_Exercise description_
What follows is data; output all of it exactly as given.

#### Dataset records ####

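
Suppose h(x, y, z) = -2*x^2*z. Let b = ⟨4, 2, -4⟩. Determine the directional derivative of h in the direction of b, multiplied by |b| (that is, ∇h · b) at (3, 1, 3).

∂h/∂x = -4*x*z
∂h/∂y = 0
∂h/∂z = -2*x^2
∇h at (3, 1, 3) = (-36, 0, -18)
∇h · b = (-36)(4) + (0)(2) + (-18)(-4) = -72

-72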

####

_Exercise output_
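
Suppose h(x, y, z) = -2*x^2*z. Let b = ⟨4, 2, -4⟩. Determine the directional derivative of h in the direction of b, multiplied by |b| (that is, ∇h · b) at (3, 1, 3).

∂h/∂x = -4*x*z
∂h/∂y = 0
∂h/∂z = -2*x^2
∇h at (3, 1, 3) = (-36, 0, -18)
∇h · b = (-36)(4) + (0)(2) + (-18)(-4) = -72

-72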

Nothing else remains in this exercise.